* [WORK REQUIRED] Given the records below, transcribe each of them exactly.

STUDY MATERIAL Start Marker

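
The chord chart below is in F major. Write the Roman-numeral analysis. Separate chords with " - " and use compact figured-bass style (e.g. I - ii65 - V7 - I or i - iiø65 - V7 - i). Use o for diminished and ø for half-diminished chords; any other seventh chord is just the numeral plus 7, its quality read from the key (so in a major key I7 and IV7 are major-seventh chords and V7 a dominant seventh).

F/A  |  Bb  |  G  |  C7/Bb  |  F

I6 - IV - V/V - V42 - I

F/A: major triad on F = scale degree 1 → I6.
Bb has root Bb, degree 4 in F major, so IV.
G is the secondary dominant of V (major triad on G): V/V.
C7/Bb: dominant seventh chord on C = scale degree 5 → V42.
F has root F, degree 1 in F major, so I.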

STUDY MATERIAL End Marker

* [EXPECTED OUTPUT]
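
The chord chart below is in F major. Write the Roman-numeral analysis. Separate chords with " - " and use compact figured-bass style (e.g. I - ii65 - V7 - I or i - iiø65 - V7 - i). Use o for diminished and ø for half-diminished chords; any other seventh chord is just the numeral plus 7, its quality read from the key (so in a major key I7 and IV7 are major-seventh chords and V7 a dominant seventh).

F/A  |  Bb  |  G  |  C7/Bb  |  F

I6 - IV - V/V - V42 - I

F/A: major triad on F = scale degree 1 → I6.
Bb has root Bb, degree 4 in F major, so IV.
G is the secondary dominant of V (major triad on G): V/V.
C7/Bb: dominant seventh chord on C = scale degree 5 → V42.
F has root F, degree 1 in F major, so I.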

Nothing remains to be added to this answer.